Task requirements - When you reach the line that contains "- P(H) = 0.0661" in the data below, start reproducing lines exactly, and stop after the line that contains "H is true vs false.".
*** Material for this exercise Section Begins ***
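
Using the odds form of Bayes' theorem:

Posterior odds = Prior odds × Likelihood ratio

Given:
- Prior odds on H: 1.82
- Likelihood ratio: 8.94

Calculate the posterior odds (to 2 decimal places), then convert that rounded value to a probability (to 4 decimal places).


Step 1: Calculate posterior odds
Posterior odds = Prior odds × LR
               = 1.82 × 8.94
               = 16.27

Step 2: Convert to probability
P(H|E) = Posterior odds / (1 + Posterior odds)
       = 16.27 / (1 + 16.27)
       = 16.27 / 17.27
       = 0.9421

The evidence increased P(H) from 0.6454 to 0.9421.


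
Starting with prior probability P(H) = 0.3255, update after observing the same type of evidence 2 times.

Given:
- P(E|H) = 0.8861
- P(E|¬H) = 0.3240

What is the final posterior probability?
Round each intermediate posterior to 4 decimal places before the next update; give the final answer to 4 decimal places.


Sequential Bayesian updating:

Initial prior: P(H) = 0.3255

Update 1:
  P(E) = 0.8861 × 0.3255 + 0.3240 × 0.6745 = 0.28842555 + 0.21853800 = 0.50696355
  P(H|E) = 0.28842555 / 0.50696355 = 0.5689

Update 2:
  P(E) = 0.8861 × 0.5689 + 0.3240 × 0.4311 = 0.50410229 + 0.13967640 = 0.64377869
  P(H|E) = 0.50410229 / 0.64377869 = 0.7830

Final posterior: 0.7830


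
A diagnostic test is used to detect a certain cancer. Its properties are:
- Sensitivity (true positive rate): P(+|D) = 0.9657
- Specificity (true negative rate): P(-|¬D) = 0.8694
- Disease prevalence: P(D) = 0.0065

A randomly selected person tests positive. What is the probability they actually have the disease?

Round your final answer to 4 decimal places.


Let D = has disease, + = positive test

Given:
- P(D) = 0.0065 (prevalence)
- P(+|D) = 0.9657 (sensitivity)
- P(-|¬D) = 0.8694 (specificity)
- P(+|¬D) = 0.1306 (false positive rate = 1 - specificity)

Step 1: Find P(+)
P(+) = P(+|D)P(D) + P(+|¬D)P(¬D)
     = 0.9657 × 0.0065 + 0.1306 × 0.9935
     = 0.00627705 + 0.12975110
     = 0.13602815

Step 2: Apply Bayes' theorem for P(D|+)
P(D|+) = P(+|D)P(D) / P(+)
       = 0.00627705 / 0.13602815
       = 0.0461


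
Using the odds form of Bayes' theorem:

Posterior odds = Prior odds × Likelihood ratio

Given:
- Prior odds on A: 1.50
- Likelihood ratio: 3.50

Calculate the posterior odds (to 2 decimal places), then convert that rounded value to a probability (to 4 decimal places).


Step 1: Calculate posterior odds
Posterior odds = Prior odds × LR
               = 1.50 × 3.50
               = 5.25

Step 2: Convert to probability
P(A|E) = Posterior odds / (1 + Posterior odds)
       = 5.25 / (1 + 5.25)
       = 5.25 / 6.25
       = 0.8400

The evidence increased P(A) from 0.6000 to 0.8400.


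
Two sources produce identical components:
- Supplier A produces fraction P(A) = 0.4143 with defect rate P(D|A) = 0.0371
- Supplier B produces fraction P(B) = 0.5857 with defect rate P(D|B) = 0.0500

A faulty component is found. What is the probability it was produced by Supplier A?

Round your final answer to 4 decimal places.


Let A = from Supplier A, D = faulty

Given:
- P(A) = 0.4143, P(B) = 0.5857
- P(D|A) = 0.0371, P(D|B) = 0.0500

Step 1: Find P(D)
P(D) = P(D|A)P(A) + P(D|B)P(B)
     = 0.0371 × 0.4143 + 0.0500 × 0.5857
     = 0.01537053 + 0.02928500
     = 0.04465553

Step 2: Apply Bayes' theorem
P(A|D) = P(D|A)P(A) / P(D)
       = 0.01537053 / 0.04465553
       = 0.3442


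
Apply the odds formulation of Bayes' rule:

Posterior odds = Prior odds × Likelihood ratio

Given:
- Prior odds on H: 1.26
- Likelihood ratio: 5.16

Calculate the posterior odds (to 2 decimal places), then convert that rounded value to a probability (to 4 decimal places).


Step 1: Calculate posterior odds
Posterior odds = Prior odds × LR
               = 1.26 × 5.16
               = 6.50

Step 2: Convert to probability
P(H|E) = Posterior odds / (1 + Posterior odds)
       = 6.50 / (1 + 6.50)
       = 6.50 / 7.50
       = 0.8667

The evidence increased P(H) from 0.5575 to 0.8667.


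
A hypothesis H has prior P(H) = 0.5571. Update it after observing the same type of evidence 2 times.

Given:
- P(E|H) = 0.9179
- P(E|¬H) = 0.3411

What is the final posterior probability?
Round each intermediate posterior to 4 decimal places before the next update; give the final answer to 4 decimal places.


Sequential Bayesian updating:

Initial prior: P(H) = 0.5571

Update 1:
  P(E) = 0.9179 × 0.5571 + 0.3411 × 0.4429 = 0.51136209 + 0.15107319 = 0.66243528
  P(H|E) = 0.51136209 / 0.66243528 = 0.7719

Update 2:
  P(E) = 0.9179 × 0.7719 + 0.3411 × 0.2281 = 0.70852701 + 0.07780491 = 0.78633192
  P(H|E) = 0.70852701 / 0.78633192 = 0.9011

Final posterior: 0.9011


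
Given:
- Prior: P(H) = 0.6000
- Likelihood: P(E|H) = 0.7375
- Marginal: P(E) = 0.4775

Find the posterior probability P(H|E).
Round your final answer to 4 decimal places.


Using Bayes' theorem:

P(H|E) = P(E|H) × P(H) / P(E)
       = 0.7375 × 0.6000 / 0.4775
       = 0.44250000 / 0.4775
       = 0.9267

The evidence strengthens our belief in H.
Prior: 0.6000 → Posterior: 0.9267


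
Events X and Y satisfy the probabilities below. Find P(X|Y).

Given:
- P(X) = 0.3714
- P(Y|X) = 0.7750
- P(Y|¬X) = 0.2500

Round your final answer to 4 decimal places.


Bayes' theorem: P(X|Y) = P(Y|X) × P(X) / P(Y)

Step 1: Calculate P(Y) using law of total probability
P(Y) = P(Y|X)P(X) + P(Y|¬X)P(¬X)
     = 0.7750 × 0.3714 + 0.2500 × 0.6286
     = 0.28783500 + 0.15715000
     = 0.44498500

Step 2: Apply Bayes' theorem
P(X|Y) = P(Y|X) × P(X) / P(Y)
       = 0.28783500 / 0.44498500
       = 0.6468


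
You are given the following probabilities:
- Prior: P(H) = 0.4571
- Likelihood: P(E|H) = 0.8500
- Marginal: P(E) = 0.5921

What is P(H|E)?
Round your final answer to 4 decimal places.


Using Bayes' theorem:

P(H|E) = P(E|H) × P(H) / P(E)
       = 0.8500 × 0.4571 / 0.5921
       = 0.38853500 / 0.5921
       = 0.6562

The evidence strengthens our belief in H.
Prior: 0.4571 → Posterior: 0.6562


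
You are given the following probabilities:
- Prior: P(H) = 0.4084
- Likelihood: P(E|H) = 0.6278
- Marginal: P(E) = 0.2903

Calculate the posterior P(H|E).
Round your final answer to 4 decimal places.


Using Bayes' theorem:

P(H|E) = P(E|H) × P(H) / P(E)
       = 0.6278 × 0.4084 / 0.2903
       = 0.25639352 / 0.2903
       = 0.8832

The evidence strengthens our belief in H.
Prior: 0.4084 → Posterior: 0.8832


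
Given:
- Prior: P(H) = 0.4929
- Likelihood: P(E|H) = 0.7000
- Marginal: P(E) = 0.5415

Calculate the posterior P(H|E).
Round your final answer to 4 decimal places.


Using Bayes' theorem:

P(H|E) = P(E|H) × P(H) / P(E)
       = 0.7000 × 0.4929 / 0.5415
       = 0.34503000 / 0.5415
       = 0.6372

The evidence strengthens our belief in H.
Prior: 0.4929 → Posterior: 0.6372


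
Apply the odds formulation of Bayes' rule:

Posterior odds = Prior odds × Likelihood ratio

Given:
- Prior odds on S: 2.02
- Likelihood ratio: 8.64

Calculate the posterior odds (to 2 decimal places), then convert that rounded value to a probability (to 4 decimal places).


Step 1: Calculate posterior odds
Posterior odds = Prior odds × LR
               = 2.02 × 8.64
               = 17.45

Step 2: Convert to probability
P(S|E) = Posterior odds / (1 + Posterior odds)
       = 17.45 / (1 + 17.45)
       = 17.45 / 18.45
       = 0.9458

The evidence increased P(S) from 0.6689 to 0.9458.


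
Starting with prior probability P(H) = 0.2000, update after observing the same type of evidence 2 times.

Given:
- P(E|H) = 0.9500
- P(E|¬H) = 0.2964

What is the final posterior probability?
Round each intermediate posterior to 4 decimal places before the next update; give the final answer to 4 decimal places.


Sequential Bayesian updating:

Initial prior: P(H) = 0.2000

Update 1:
  P(E) = 0.9500 × 0.2000 + 0.2964 × 0.8000 = 0.19000000 + 0.23712000 = 0.42712000
  P(H|E) = 0.19000000 / 0.42712000 = 0.4448

Update 2:
  P(E) = 0.9500 × 0.4448 + 0.2964 × 0.5552 = 0.42256000 + 0.16456128 = 0.58712128
  P(H|E) = 0.42256000 / 0.58712128 = 0.7197

Final posterior: 0.7197


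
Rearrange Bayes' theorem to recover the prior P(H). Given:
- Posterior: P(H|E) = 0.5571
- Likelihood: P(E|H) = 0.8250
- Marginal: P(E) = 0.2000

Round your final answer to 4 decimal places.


From Bayes' theorem: P(H|E) = P(E|H) × P(H) / P(E)

Rearranging for P(H):
P(H) = P(H|E) × P(E) / P(E|H)
     = 0.5571 × 0.2000 / 0.8250
     = 0.11142000 / 0.8250
     = 0.1351


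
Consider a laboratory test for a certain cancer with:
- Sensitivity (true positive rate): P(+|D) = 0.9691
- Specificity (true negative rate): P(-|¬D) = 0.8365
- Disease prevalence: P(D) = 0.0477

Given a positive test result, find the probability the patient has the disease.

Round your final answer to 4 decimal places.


Let D = has disease, + = positive test

Given:
- P(D) = 0.0477 (prevalence)
- P(+|D) = 0.9691 (sensitivity)
- P(-|¬D) = 0.8365 (specificity)
- P(+|¬D) = 0.1635 (false positive rate = 1 - specificity)

Step 1: Find P(+)
P(+) = P(+|D)P(D) + P(+|¬D)P(¬D)
     = 0.9691 × 0.0477 + 0.1635 × 0.9523
     = 0.04622607 + 0.15570105
     = 0.20192712

Step 2: Apply Bayes' theorem for P(D|+)
P(D|+) = P(+|D)P(D) / P(+)
       = 0.04622607 / 0.20192712
       = 0.2289


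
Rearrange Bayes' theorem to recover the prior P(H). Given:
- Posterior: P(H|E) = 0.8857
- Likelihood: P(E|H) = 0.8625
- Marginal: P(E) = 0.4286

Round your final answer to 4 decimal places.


From Bayes' theorem: P(H|E) = P(E|H) × P(H) / P(E)

Rearranging for P(H):
P(H) = P(H|E) × P(E) / P(E|H)
     = 0.8857 × 0.4286 / 0.8625
     = 0.37961102 / 0.8625
     = 0.4401


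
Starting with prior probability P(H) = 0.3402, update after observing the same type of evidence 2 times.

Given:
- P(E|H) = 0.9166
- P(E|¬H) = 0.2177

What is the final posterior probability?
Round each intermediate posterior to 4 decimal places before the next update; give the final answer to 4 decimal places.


Sequential Bayesian updating:

Initial prior: P(H) = 0.3402

Update 1:
  P(E) = 0.9166 × 0.3402 + 0.2177 × 0.6598 = 0.31182732 + 0.14363846 = 0.45546578
  P(H|E) = 0.31182732 / 0.45546578 = 0.6846

Update 2:
  P(E) = 0.9166 × 0.6846 + 0.2177 × 0.3154 = 0.62750436 + 0.06866258 = 0.69616694
  P(H|E) = 0.62750436 / 0.69616694 = 0.9014

Final posterior: 0.9014


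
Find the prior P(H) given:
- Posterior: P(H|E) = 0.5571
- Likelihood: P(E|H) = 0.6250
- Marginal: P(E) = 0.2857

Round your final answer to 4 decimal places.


From Bayes' theorem: P(H|E) = P(E|H) × P(H) / P(E)

Rearranging for P(H):
P(H) = P(H|E) × P(E) / P(E|H)
     = 0.5571 × 0.2857 / 0.6250
     = 0.15916347 / 0.6250
     = 0.2547


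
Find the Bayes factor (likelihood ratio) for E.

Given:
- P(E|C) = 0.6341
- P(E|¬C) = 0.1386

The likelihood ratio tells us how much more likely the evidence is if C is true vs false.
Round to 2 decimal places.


Likelihood Ratio (LR) = P(E|C) / P(E|¬C)

LR = 0.6341 / 0.1386
   = 4.58

The evidence is 4.58 times more likely if C is true than if C is false.
Because LR exceeds 1, E is evidence for C.


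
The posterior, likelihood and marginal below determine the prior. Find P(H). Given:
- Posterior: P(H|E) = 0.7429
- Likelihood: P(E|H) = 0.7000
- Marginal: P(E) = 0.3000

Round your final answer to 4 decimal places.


From Bayes' theorem: P(H|E) = P(E|H) × P(H) / P(E)

Rearranging for P(H):
P(H) = P(H|E) × P(E) / P(E|H)
     = 0.7429 × 0.3000 / 0.7000
     = 0.22287000 / 0.7000
     = 0.3184


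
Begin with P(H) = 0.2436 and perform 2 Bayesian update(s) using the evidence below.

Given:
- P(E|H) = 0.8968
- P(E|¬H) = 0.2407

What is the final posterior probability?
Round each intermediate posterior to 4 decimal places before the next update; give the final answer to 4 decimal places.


Sequential Bayesian updating:

Initial prior: P(H) = 0.2436

Update 1:
  P(E) = 0.8968 × 0.2436 + 0.2407 × 0.7564 = 0.21846048 + 0.18206548 = 0.40052596
  P(H|E) = 0.21846048 / 0.40052596 = 0.5454

Update 2:
  P(E) = 0.8968 × 0.5454 + 0.2407 × 0.4546 = 0.48911472 + 0.10942222 = 0.59853694
  P(H|E) = 0.48911472 / 0.59853694 = 0.8172

Final posterior: 0.8172


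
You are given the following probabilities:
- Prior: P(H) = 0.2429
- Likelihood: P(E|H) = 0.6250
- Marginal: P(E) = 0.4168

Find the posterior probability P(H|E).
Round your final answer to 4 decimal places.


Using Bayes' theorem:

P(H|E) = P(E|H) × P(H) / P(E)
       = 0.6250 × 0.2429 / 0.4168
       = 0.15181250 / 0.4168
       = 0.3642

The evidence strengthens our belief in H.
Prior: 0.2429 → Posterior: 0.3642


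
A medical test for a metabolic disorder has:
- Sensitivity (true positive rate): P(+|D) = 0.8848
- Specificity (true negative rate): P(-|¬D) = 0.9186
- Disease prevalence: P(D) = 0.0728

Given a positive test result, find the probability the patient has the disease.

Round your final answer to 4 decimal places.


Let D = has disease, + = positive test

Given:
- P(D) = 0.0728 (prevalence)
- P(+|D) = 0.8848 (sensitivity)
- P(-|¬D) = 0.9186 (specificity)
- P(+|¬D) = 0.0814 (false positive rate = 1 - specificity)

Step 1: Find P(+)
P(+) = P(+|D)P(D) + P(+|¬D)P(¬D)
     = 0.8848 × 0.0728 + 0.0814 × 0.9272
     = 0.06441344 + 0.07547408
     = 0.13988752

Step 2: Apply Bayes' theorem for P(D|+)
P(D|+) = P(+|D)P(D) / P(+)
       = 0.06441344 / 0.13988752
       = 0.4605


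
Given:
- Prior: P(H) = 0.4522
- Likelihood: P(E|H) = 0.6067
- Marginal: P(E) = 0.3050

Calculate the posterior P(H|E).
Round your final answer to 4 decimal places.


Using Bayes' theorem:

P(H|E) = P(E|H) × P(H) / P(E)
       = 0.6067 × 0.4522 / 0.3050
       = 0.27434974 / 0.3050
       = 0.8995

The evidence strengthens our belief in H.
Prior: 0.4522 → Posterior: 0.8995


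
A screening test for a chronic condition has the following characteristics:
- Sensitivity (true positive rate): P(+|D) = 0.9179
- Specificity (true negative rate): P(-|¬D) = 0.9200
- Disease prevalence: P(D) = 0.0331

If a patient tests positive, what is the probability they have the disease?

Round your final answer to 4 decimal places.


Let D = has disease, + = positive test

Given:
- P(D) = 0.0331 (prevalence)
- P(+|D) = 0.9179 (sensitivity)
- P(-|¬D) = 0.9200 (specificity)
- P(+|¬D) = 0.0800 (false positive rate = 1 - specificity)

Step 1: Find P(+)
P(+) = P(+|D)P(D) + P(+|¬D)P(¬D)
     = 0.9179 × 0.0331 + 0.0800 × 0.9669
     = 0.03038249 + 0.07735200
     = 0.10773449

Step 2: Apply Bayes' theorem for P(D|+)
P(D|+) = P(+|D)P(D) / P(+)
       = 0.03038249 / 0.10773449
       = 0.2820


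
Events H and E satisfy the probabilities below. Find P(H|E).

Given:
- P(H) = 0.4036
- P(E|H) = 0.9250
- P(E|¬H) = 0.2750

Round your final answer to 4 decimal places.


Bayes' theorem: P(H|E) = P(E|H) × P(H) / P(E)

Step 1: Calculate P(E) using law of total probability
P(E) = P(E|H)P(H) + P(E|¬H)P(¬H)
     = 0.9250 × 0.4036 + 0.2750 × 0.5964
     = 0.37333000 + 0.16401000
     = 0.53734000

Step 2: Apply Bayes' theorem
P(H|E) = P(E|H) × P(H) / P(E)
       = 0.37333000 / 0.53734000
       = 0.6948


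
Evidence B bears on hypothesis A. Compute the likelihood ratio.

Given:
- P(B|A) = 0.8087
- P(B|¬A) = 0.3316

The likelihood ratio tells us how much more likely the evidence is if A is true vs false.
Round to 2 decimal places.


Likelihood Ratio (LR) = P(B|A) / P(B|¬A)

LR = 0.8087 / 0.3316
   = 2.44

The evidence is 2.44 times more likely if A is true than if A is false.
Because LR exceeds 1, B is evidence for A.


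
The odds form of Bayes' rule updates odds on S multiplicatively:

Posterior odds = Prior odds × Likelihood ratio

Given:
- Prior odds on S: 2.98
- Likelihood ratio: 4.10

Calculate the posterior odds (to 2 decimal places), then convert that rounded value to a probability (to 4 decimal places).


Step 1: Calculate posterior odds
Posterior odds = Prior odds × LR
               = 2.98 × 4.10
               = 12.22

Step 2: Convert to probability
P(S|E) = Posterior odds / (1 + Posterior odds)
       = 12.22 / (1 + 12.22)
       = 12.22 / 13.22
       = 0.9244

The evidence increased P(S) from 0.7487 to 0.9244.


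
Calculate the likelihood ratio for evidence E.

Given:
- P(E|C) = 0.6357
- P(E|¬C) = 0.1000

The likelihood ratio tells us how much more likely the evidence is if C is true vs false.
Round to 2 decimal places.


Likelihood Ratio (LR) = P(E|C) / P(E|¬C)

LR = 0.6357 / 0.1000
   = 6.36

The evidence is 6.36 times more likely if C is true than if C is false.
LR > 1, so observing E raises the odds in favor of C.


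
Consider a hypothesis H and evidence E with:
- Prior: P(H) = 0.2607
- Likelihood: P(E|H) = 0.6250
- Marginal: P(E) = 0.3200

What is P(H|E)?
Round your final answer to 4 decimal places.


Using Bayes' theorem:

P(H|E) = P(E|H) × P(H) / P(E)
       = 0.6250 × 0.2607 / 0.3200
       = 0.16293750 / 0.3200
       = 0.5092

The evidence strengthens our belief in H.
Prior: 0.2607 → Posterior: 0.5092


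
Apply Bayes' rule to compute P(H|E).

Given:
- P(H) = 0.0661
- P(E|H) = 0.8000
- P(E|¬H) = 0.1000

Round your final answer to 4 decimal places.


Bayes' theorem: P(H|E) = P(E|H) × P(H) / P(E)

Step 1: Calculate P(E) using law of total probability
P(E) = P(E|H)P(H) + P(E|¬H)P(¬H)
     = 0.8000 × 0.0661 + 0.1000 × 0.9339
     = 0.05288000 + 0.09339000
     = 0.14627000

Step 2: Apply Bayes' theorem
P(H|E) = P(E|H) × P(H) / P(E)
       = 0.05288000 / 0.14627000
       = 0.3615


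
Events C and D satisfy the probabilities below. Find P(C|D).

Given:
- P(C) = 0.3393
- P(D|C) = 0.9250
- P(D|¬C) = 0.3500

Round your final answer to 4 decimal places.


Bayes' theorem: P(C|D) = P(D|C) × P(C) / P(D)

Step 1: Calculate P(D) using law of total probability
P(D) = P(D|C)P(C) + P(D|¬C)P(¬C)
     = 0.9250 × 0.3393 + 0.3500 × 0.6607
     = 0.31385250 + 0.23124500
     = 0.54509750

Step 2: Apply Bayes' theorem
P(C|D) = P(D|C) × P(C) / P(D)
       = 0.31385250 / 0.54509750
       = 0.5758


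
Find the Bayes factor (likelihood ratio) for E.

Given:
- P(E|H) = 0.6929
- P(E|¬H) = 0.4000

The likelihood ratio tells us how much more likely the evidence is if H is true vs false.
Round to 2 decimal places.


Likelihood Ratio (LR) = P(E|H) / P(E|¬H)

LR = 0.6929 / 0.4000
   = 1.73

The evidence is 1.73 times more likely if H is true than if H is false.
LR > 1, so observing E raises the odds in favor of H.


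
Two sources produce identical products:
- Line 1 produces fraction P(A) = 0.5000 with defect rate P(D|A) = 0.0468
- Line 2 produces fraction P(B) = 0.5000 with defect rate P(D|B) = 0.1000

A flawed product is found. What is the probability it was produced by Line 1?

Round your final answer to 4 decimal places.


Let A = from Line 1, D = flawed

Given:
- P(A) = 0.5000, P(B) = 0.5000
- P(D|A) = 0.0468, P(D|B) = 0.1000

Step 1: Find P(D)
P(D) = P(D|A)P(A) + P(D|B)P(B)
     = 0.0468 × 0.5000 + 0.1000 × 0.5000
     = 0.02340000 + 0.05000000
     = 0.07340000

Step 2: Apply Bayes' theorem
P(A|D) = P(D|A)P(A) / P(D)
       = 0.02340000 / 0.07340000
       = 0.3188


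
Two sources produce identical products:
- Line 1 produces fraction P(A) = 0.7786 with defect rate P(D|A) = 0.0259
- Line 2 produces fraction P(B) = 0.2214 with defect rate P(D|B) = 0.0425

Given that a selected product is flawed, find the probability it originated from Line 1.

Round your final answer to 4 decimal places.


Let A = from Line 1, D = flawed

Given:
- P(A) = 0.7786, P(B) = 0.2214
- P(D|A) = 0.0259, P(D|B) = 0.0425

Step 1: Find P(D)
P(D) = P(D|A)P(A) + P(D|B)P(B)
     = 0.0259 × 0.7786 + 0.0425 × 0.2214
     = 0.02016574 + 0.00940950
     = 0.02957524

Step 2: Apply Bayes' theorem
P(A|D) = P(D|A)P(A) / P(D)
       = 0.02016574 / 0.02957524
       = 0.6818


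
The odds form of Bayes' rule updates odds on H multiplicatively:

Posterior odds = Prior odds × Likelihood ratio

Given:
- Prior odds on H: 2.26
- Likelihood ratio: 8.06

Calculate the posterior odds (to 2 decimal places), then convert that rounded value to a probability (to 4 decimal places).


Step 1: Calculate posterior odds
Posterior odds = Prior odds × LR
               = 2.26 × 8.06
               = 18.22

Step 2: Convert to probability
P(H|E) = Posterior odds / (1 + Posterior odds)
       = 18.22 / (1 + 18.22)
       = 18.22 / 19.22
       = 0.9480

The evidence increased P(H) from 0.6933 to 0.9480.


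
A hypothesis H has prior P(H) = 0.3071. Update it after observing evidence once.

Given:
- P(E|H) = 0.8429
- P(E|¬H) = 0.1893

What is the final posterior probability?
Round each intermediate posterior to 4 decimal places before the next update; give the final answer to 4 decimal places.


Sequential Bayesian updating:

Initial prior: P(H) = 0.3071

Update 1:
  P(E) = 0.8429 × 0.3071 + 0.1893 × 0.6929 = 0.25885459 + 0.13116597 = 0.39002056
  P(H|E) = 0.25885459 / 0.39002056 = 0.6637

Final posterior: 0.6637


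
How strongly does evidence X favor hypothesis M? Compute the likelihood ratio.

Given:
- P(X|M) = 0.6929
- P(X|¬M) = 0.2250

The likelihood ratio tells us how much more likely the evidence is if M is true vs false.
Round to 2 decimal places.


Likelihood Ratio (LR) = P(X|M) / P(X|¬M)

LR = 0.6929 / 0.2250
   = 3.08

The evidence is 3.08 times more likely if M is true than if M is false.
LR > 1, so observing X raises the odds in favor of M.


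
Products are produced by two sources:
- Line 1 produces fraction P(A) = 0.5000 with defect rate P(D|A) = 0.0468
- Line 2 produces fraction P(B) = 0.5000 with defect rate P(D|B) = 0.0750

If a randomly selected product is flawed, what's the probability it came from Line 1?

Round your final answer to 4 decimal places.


Let A = from Line 1, D = flawed

Given:
- P(A) = 0.5000, P(B) = 0.5000
- P(D|A) = 0.0468, P(D|B) = 0.0750

Step 1: Find P(D)
P(D) = P(D|A)P(A) + P(D|B)P(B)
     = 0.0468 × 0.5000 + 0.0750 × 0.5000
     = 0.02340000 + 0.03750000
     = 0.06090000

Step 2: Apply Bayes' theorem
P(A|D) = P(D|A)P(A) / P(D)
       = 0.02340000 / 0.06090000
       = 0.3842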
*** Material for this exercise Section Ends ***
Task result -
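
- P(H) = 0.0661
- P(E|H) = 0.8000
- P(E|¬H) = 0.1000

Round your final answer to 4 decimal places.


Bayes' theorem: P(H|E) = P(E|H) × P(H) / P(E)

Step 1: Calculate P(E) using law of total probability
P(E) = P(E|H)P(H) + P(E|¬H)P(¬H)
     = 0.8000 × 0.0661 + 0.1000 × 0.9339
     = 0.05288000 + 0.09339000
     = 0.14627000

Step 2: Apply Bayes' theorem
P(H|E) = P(E|H) × P(H) / P(E)
       = 0.05288000 / 0.14627000
       = 0.3615


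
Events C and D satisfy the probabilities below. Find P(C|D).

Given:
- P(C) = 0.3393
- P(D|C) = 0.9250
- P(D|¬C) = 0.3500

Round your final answer to 4 decimal places.


Bayes' theorem: P(C|D) = P(D|C) × P(C) / P(D)

Step 1: Calculate P(D) using law of total probability
P(D) = P(D|C)P(C) + P(D|¬C)P(¬C)
     = 0.9250 × 0.3393 + 0.3500 × 0.6607
     = 0.31385250 + 0.23124500
     = 0.54509750

Step 2: Apply Bayes' theorem
P(C|D) = P(D|C) × P(C) / P(D)
       = 0.31385250 / 0.54509750
       = 0.5758


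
Find the Bayes factor (likelihood ratio) for E.

Given:
- P(E|H) = 0.6929
- P(E|¬H) = 0.4000

The likelihood ratio tells us how much more likely the evidence is if H is true vs false.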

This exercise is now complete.